◆ YOUR TASK
From the data below, return the exact lines starting at the line containing "(1) (j^3 - 6*j^2" and ending at the line containing "For the defined", both included, and nothing else.

◆ RECORDS FOR PROCESSING
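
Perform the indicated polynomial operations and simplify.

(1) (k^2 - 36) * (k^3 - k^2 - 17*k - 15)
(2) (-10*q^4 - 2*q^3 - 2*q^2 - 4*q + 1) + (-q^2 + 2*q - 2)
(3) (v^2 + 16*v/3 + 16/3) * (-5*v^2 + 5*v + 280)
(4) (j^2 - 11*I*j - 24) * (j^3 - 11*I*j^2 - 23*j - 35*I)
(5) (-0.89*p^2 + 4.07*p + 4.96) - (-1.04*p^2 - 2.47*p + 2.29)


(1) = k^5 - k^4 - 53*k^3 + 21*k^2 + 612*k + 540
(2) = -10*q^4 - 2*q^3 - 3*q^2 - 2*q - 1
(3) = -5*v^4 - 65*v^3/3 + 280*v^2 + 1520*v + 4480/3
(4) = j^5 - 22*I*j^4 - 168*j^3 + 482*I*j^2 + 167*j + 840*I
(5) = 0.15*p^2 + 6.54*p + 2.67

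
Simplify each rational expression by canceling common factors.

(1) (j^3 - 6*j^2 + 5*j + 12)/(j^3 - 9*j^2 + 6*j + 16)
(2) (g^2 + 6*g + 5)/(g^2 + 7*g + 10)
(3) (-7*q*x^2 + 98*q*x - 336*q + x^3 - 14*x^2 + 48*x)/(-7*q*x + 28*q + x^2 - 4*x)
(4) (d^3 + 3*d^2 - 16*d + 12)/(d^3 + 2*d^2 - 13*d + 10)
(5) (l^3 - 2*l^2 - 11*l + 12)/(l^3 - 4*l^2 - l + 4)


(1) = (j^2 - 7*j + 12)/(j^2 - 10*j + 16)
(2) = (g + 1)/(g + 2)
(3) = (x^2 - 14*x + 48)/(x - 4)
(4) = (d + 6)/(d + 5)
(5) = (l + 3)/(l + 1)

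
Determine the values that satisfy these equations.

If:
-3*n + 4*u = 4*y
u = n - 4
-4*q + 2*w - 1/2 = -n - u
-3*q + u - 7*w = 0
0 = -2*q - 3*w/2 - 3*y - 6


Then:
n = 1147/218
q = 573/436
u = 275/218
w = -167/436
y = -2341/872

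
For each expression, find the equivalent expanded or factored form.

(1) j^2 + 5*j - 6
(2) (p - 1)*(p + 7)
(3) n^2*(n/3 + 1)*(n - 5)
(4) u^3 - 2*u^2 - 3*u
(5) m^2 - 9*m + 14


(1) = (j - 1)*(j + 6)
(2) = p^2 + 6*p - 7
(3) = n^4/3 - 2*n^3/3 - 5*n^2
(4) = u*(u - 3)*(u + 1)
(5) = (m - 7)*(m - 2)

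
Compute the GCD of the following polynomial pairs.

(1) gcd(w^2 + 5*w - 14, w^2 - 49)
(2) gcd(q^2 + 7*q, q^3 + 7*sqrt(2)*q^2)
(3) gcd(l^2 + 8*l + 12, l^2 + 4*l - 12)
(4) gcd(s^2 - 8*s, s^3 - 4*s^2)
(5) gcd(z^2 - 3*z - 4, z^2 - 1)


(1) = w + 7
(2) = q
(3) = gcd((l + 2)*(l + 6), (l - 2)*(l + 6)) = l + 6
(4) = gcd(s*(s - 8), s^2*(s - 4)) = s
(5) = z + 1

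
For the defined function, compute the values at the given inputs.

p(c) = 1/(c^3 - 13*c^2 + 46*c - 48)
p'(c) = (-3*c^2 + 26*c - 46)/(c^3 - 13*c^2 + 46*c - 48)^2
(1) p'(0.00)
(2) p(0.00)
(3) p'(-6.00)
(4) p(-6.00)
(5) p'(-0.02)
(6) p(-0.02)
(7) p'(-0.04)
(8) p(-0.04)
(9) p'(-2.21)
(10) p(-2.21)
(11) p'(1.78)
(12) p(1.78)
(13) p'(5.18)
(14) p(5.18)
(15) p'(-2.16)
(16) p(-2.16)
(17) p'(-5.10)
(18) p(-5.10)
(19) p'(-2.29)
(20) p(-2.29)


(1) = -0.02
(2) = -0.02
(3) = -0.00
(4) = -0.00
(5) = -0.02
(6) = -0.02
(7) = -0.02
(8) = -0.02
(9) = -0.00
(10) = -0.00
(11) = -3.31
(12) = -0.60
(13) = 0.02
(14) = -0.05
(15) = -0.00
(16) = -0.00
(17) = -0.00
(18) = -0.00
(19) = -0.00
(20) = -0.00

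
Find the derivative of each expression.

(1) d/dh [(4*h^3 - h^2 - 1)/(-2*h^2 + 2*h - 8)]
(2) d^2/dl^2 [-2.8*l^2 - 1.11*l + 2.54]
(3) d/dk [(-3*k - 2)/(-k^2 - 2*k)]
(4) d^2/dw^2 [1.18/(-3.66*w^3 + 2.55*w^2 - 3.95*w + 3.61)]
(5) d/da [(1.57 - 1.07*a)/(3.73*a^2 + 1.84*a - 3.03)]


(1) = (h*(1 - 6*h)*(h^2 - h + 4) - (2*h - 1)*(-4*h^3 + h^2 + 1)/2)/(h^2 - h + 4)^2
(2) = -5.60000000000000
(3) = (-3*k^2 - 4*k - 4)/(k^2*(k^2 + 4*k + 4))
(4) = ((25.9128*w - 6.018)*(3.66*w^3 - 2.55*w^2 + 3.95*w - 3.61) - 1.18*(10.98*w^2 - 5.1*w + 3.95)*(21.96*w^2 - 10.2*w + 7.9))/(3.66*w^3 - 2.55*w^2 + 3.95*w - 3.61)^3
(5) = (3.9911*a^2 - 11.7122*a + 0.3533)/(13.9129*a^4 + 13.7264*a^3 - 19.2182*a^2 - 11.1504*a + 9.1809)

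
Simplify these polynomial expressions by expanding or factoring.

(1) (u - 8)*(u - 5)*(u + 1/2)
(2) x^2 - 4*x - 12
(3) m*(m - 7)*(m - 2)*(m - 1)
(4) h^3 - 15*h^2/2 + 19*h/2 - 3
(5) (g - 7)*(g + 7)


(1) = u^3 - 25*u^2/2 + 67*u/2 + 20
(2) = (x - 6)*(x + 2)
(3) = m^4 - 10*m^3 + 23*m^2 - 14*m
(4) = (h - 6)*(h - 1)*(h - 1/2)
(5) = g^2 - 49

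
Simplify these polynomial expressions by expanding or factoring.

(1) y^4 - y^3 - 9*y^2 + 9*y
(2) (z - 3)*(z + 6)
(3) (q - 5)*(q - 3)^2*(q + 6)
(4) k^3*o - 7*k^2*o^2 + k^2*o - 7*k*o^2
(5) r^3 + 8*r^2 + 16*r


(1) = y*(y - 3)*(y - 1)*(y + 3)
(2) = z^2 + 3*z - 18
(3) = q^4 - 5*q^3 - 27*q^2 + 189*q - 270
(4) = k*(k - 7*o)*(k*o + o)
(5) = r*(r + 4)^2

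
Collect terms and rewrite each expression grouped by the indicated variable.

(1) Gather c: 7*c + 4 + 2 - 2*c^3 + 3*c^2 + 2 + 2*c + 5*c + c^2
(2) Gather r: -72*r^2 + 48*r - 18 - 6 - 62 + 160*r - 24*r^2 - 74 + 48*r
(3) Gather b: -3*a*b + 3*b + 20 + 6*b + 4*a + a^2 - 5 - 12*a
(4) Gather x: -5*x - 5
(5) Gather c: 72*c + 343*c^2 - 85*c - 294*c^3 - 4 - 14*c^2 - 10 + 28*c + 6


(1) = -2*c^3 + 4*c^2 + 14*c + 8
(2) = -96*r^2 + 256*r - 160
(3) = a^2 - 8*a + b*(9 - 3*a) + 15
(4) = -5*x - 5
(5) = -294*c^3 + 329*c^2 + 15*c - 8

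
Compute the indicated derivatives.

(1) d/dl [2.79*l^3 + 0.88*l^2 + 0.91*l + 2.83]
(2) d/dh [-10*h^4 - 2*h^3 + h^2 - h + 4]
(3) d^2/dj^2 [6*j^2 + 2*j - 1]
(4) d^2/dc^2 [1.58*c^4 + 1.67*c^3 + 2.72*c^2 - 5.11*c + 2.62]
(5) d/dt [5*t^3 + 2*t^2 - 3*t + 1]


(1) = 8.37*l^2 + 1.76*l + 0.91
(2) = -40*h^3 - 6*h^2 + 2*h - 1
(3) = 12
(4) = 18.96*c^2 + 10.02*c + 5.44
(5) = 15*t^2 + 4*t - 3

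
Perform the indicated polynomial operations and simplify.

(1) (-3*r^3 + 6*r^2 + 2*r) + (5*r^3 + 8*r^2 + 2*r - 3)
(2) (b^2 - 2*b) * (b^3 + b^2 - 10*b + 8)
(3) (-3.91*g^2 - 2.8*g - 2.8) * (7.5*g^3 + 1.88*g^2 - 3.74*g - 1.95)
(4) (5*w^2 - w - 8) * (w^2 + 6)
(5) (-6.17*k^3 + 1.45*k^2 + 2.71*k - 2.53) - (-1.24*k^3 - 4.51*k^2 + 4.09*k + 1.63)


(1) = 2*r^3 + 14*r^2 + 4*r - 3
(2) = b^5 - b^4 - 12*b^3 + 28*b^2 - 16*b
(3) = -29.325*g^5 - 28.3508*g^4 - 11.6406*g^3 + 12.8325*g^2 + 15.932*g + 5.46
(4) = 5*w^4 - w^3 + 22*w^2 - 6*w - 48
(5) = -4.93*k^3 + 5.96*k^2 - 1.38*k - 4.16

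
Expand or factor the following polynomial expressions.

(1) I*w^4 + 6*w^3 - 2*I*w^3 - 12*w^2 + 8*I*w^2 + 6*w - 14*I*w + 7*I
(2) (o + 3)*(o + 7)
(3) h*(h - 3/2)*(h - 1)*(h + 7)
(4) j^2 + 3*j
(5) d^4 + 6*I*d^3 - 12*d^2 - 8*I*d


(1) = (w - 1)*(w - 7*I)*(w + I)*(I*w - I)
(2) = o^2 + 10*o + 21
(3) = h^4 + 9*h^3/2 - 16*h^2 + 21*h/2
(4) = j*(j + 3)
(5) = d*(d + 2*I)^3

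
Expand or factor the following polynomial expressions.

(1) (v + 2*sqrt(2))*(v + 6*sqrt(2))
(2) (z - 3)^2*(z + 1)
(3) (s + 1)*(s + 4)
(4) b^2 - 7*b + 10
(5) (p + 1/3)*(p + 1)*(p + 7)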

* * *

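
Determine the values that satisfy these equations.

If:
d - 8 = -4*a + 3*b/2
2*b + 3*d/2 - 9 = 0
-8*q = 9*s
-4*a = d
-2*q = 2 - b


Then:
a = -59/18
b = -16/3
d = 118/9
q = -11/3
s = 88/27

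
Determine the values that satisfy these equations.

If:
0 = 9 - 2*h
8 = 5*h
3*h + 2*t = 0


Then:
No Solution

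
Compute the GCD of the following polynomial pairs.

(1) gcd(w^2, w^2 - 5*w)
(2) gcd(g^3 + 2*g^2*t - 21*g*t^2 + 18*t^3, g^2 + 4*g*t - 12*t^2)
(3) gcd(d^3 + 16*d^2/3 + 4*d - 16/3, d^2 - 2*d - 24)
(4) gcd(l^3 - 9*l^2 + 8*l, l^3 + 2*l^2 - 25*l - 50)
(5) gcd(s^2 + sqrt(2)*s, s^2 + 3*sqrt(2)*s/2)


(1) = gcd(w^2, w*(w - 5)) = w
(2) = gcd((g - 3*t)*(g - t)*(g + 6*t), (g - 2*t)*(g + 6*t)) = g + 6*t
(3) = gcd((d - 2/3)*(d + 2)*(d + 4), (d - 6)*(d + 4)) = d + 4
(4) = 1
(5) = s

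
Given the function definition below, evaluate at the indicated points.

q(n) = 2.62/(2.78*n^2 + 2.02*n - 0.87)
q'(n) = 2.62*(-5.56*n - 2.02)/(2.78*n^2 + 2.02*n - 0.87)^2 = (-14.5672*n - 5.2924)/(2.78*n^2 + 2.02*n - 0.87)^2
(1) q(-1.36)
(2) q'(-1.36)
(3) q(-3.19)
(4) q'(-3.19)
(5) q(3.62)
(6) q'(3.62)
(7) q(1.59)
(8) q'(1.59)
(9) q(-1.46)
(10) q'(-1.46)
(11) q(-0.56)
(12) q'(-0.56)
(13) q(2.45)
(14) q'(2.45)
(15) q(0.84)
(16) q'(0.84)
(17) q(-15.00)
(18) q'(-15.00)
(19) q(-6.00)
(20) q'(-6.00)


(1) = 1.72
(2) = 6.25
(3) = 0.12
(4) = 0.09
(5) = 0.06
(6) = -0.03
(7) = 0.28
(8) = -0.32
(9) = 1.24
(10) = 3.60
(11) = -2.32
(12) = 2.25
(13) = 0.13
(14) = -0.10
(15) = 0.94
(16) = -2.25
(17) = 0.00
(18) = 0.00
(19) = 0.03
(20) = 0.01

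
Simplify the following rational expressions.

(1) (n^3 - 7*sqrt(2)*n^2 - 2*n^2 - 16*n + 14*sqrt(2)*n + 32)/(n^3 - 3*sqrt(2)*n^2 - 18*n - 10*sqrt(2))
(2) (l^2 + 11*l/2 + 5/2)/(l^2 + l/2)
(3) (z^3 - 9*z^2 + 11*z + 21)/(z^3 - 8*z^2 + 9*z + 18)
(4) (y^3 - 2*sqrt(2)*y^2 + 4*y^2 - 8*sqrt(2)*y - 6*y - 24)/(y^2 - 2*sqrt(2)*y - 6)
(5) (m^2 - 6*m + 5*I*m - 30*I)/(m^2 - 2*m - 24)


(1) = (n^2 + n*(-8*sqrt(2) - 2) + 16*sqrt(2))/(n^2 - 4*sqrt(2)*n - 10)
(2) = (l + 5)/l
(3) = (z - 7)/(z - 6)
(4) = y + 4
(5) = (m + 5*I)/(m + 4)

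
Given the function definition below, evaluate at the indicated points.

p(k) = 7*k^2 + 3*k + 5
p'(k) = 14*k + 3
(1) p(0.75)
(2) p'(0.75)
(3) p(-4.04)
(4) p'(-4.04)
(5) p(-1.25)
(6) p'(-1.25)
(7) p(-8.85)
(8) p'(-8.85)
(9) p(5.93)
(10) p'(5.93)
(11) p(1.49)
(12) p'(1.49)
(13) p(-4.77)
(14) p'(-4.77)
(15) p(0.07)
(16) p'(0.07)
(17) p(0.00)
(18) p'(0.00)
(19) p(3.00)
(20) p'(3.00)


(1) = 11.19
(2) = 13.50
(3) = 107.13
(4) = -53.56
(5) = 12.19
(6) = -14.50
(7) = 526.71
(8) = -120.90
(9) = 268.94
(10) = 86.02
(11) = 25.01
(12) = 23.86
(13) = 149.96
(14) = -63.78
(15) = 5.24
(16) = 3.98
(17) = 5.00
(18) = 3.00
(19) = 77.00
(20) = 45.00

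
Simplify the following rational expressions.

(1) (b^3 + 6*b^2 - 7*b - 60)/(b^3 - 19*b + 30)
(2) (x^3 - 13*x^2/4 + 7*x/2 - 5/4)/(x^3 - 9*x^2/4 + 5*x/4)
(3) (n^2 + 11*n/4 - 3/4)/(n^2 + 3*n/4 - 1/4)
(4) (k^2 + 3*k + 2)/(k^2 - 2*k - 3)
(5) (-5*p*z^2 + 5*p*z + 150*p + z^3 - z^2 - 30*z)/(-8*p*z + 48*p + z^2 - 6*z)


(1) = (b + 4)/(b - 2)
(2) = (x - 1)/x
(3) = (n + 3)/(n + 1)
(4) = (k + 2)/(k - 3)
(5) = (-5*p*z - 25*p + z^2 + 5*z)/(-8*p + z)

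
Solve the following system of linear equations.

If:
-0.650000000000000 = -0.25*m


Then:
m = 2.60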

◆ RESPONSE TO THE TASK
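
(1) (j^3 - 6*j^2 + 5*j + 12)/(j^3 - 9*j^2 + 6*j + 16)
(2) (g^2 + 6*g + 5)/(g^2 + 7*g + 10)
(3) (-7*q*x^2 + 98*q*x - 336*q + x^3 - 14*x^2 + 48*x)/(-7*q*x + 28*q + x^2 - 4*x)
(4) (d^3 + 3*d^2 - 16*d + 12)/(d^3 + 2*d^2 - 13*d + 10)
(5) (l^3 - 2*l^2 - 11*l + 12)/(l^3 - 4*l^2 - l + 4)


(1) = (j^2 - 7*j + 12)/(j^2 - 10*j + 16)
(2) = (g + 1)/(g + 2)
(3) = (x^2 - 14*x + 48)/(x - 4)
(4) = (d + 6)/(d + 5)
(5) = (l + 3)/(l + 1)

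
Determine the values that satisfy these equations.

If:
-3*n + 4*u = 4*y
u = n - 4
-4*q + 2*w - 1/2 = -n - u
-3*q + u - 7*w = 0
0 = -2*q - 3*w/2 - 3*y - 6


Then:
n = 1147/218
q = 573/436
u = 275/218
w = -167/436
y = -2341/872

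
For each expression, find the equivalent expanded or factored form.

(1) j^2 + 5*j - 6
(2) (p - 1)*(p + 7)
(3) n^2*(n/3 + 1)*(n - 5)
(4) u^3 - 2*u^2 - 3*u
(5) m^2 - 9*m + 14


(1) = (j - 1)*(j + 6)
(2) = p^2 + 6*p - 7
(3) = n^4/3 - 2*n^3/3 - 5*n^2
(4) = u*(u - 3)*(u + 1)
(5) = (m - 7)*(m - 2)

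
Compute the GCD of the following polynomial pairs.

(1) gcd(w^2 + 5*w - 14, w^2 - 49)
(2) gcd(q^2 + 7*q, q^3 + 7*sqrt(2)*q^2)
(3) gcd(l^2 + 8*l + 12, l^2 + 4*l - 12)
(4) gcd(s^2 - 8*s, s^3 - 4*s^2)
(5) gcd(z^2 - 3*z - 4, z^2 - 1)


(1) = w + 7
(2) = q
(3) = gcd((l + 2)*(l + 6), (l - 2)*(l + 6)) = l + 6
(4) = gcd(s*(s - 8), s^2*(s - 4)) = s
(5) = z + 1

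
For the defined function, compute the values at the given inputs.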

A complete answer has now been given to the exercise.